--- START ---
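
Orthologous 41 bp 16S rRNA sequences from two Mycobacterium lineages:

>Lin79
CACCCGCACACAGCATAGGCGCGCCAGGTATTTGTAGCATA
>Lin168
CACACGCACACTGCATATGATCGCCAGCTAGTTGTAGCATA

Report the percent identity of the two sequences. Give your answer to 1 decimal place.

The sequences differ at positions 4 (C/A), 12 (A/T), 18 (G/T), 20 (C/A), 21 (G/T), 28 (G/C), 31 (T/G).
34 of the 41 sites match, so the percent identity is 34/41 × 100 = 82.9%.

82.9%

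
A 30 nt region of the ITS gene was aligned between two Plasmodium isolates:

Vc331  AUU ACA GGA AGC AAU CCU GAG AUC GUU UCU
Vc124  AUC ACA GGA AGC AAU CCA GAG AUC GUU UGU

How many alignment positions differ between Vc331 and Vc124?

The sequences differ at positions 3 (U/C), 18 (U/A), 29 (C/G).
That gives 3 mismatches out of 30 aligned sites, so the Hamming distance is 3.

3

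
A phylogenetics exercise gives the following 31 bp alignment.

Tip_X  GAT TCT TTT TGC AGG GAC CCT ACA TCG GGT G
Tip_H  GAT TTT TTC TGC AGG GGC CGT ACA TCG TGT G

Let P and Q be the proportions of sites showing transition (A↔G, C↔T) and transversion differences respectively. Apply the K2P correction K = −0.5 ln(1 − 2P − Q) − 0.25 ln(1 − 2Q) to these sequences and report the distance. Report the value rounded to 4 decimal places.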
--- END ---
● **Your assignment**
The whole listing, restated word for word, is the expected answer.

● **Result of the exercise**
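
Orthologous 41 bp 16S rRNA sequences from two Mycobacterium lineages:

>Lin79
CACCCGCACACAGCATAGGCGCGCCAGGTATTTGTAGCATA
>Lin168
CACACGCACACTGCATATGATCGCCAGCTAGTTGTAGCATA

Report the percent identity of the two sequences. Give your answer to 1 decimal place.

The sequences differ at positions 4 (C/A), 12 (A/T), 18 (G/T), 20 (C/A), 21 (G/T), 28 (G/C), 31 (T/G).
34 of the 41 sites match, so the percent identity is 34/41 × 100 = 82.9%.

82.9%

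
A 30 nt region of the ITS gene was aligned between two Plasmodium isolates:

Vc331  AUU ACA GGA AGC AAU CCU GAG AUC GUU UCU
Vc124  AUC ACA GGA AGC AAU CCA GAG AUC GUU UGU

How many alignment positions differ between Vc331 and Vc124?

The sequences differ at positions 3 (U/C), 18 (U/A), 29 (C/G).
That gives 3 mismatches out of 30 aligned sites, so the Hamming distance is 3.

3

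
A phylogenetics exercise gives the following 31 bp alignment.

Tip_X  GAT TCT TTT TGC AGG GAC CCT ACA TCG GGT G
Tip_H  GAT TTT TTC TGC AGG GGC CGT ACA TCG TGT G

Let P and Q be the proportions of sites showing transition (A↔G, C↔T) and transversion differences respectively. Apply the K2P correction K = −0.5 ln(1 − 2P − Q) − 0.25 ln(1 − 2Q) to these sequences and report the distance. Report the value rounded to 4 decimal places.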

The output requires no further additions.